TASK REQUIREMENTS
Please return every line of the records below that contains the word "Answer".

[Start of Attachment]

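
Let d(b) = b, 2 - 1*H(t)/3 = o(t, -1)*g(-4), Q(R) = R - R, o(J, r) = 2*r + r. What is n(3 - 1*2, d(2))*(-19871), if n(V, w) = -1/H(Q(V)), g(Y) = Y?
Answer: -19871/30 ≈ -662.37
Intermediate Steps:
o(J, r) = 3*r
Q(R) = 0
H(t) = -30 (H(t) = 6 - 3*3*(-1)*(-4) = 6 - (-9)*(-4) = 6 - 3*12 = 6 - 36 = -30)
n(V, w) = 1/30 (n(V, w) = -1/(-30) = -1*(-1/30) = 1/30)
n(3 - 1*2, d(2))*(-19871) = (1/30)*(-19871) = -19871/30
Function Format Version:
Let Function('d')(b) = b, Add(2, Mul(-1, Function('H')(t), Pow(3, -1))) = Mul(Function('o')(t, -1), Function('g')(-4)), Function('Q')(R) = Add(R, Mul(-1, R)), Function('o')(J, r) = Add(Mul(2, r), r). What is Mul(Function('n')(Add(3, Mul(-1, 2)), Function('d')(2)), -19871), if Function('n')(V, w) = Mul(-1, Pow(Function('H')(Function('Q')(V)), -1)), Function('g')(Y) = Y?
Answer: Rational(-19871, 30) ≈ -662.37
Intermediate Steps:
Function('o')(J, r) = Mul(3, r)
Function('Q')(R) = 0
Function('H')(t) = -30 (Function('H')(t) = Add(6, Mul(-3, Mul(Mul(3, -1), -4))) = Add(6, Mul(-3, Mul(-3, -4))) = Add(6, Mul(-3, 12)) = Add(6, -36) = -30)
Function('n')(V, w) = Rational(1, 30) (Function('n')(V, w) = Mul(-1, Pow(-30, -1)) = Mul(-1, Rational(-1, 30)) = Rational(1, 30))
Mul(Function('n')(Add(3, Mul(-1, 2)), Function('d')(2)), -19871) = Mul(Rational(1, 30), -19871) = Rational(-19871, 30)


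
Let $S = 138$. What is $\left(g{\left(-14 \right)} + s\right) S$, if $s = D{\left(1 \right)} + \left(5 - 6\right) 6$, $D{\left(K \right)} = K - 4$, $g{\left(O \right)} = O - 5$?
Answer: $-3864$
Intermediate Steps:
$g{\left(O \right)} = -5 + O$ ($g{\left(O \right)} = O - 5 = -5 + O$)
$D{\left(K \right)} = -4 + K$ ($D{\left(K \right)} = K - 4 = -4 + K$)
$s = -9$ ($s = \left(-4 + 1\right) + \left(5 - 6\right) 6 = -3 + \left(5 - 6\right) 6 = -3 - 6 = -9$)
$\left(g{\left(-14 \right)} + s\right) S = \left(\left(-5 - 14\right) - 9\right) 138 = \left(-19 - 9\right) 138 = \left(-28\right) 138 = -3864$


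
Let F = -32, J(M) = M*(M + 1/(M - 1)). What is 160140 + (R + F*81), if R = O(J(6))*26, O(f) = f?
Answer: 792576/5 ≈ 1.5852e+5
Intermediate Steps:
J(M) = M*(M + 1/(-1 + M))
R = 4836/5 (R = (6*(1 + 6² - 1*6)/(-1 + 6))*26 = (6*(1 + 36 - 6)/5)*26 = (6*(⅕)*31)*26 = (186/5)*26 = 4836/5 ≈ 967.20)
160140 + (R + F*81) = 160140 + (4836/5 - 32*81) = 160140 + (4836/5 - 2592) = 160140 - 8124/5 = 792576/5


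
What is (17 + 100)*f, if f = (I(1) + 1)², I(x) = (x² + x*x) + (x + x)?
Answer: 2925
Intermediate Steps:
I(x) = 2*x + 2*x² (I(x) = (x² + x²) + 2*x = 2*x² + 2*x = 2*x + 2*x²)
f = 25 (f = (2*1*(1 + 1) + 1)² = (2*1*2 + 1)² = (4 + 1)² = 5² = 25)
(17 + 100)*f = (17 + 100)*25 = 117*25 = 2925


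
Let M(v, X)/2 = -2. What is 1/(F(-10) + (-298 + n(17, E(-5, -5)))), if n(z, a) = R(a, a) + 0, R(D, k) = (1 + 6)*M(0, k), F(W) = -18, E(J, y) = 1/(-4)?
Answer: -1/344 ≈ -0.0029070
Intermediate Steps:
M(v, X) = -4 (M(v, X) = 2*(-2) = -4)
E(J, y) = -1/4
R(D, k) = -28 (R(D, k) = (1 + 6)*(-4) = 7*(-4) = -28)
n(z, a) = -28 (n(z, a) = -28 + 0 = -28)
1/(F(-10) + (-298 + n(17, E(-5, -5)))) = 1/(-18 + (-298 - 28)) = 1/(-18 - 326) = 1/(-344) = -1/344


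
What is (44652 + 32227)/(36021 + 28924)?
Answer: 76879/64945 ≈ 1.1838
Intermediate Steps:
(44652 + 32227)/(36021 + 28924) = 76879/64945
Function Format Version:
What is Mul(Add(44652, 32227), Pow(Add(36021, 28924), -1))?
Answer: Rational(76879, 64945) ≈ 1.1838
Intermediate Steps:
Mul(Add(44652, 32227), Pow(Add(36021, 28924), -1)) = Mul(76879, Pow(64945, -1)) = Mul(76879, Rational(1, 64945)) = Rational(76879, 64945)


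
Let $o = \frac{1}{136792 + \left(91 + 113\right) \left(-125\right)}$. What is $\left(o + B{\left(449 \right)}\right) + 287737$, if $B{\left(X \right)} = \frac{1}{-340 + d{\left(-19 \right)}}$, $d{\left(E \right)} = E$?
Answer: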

[End of Attachment]

TASK RESPONSE
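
Answer: -19871/30 ≈ -662.37
Answer: Rational(-19871, 30) ≈ -662.37
Answer: $-3864$
Answer: 792576/5 ≈ 1.5852e+5
Answer: 2925
Answer: -1/344 ≈ -0.0029070
Answer: 76879/64945 ≈ 1.1838
Answer: Rational(76879, 64945) ≈ 1.1838
Answer: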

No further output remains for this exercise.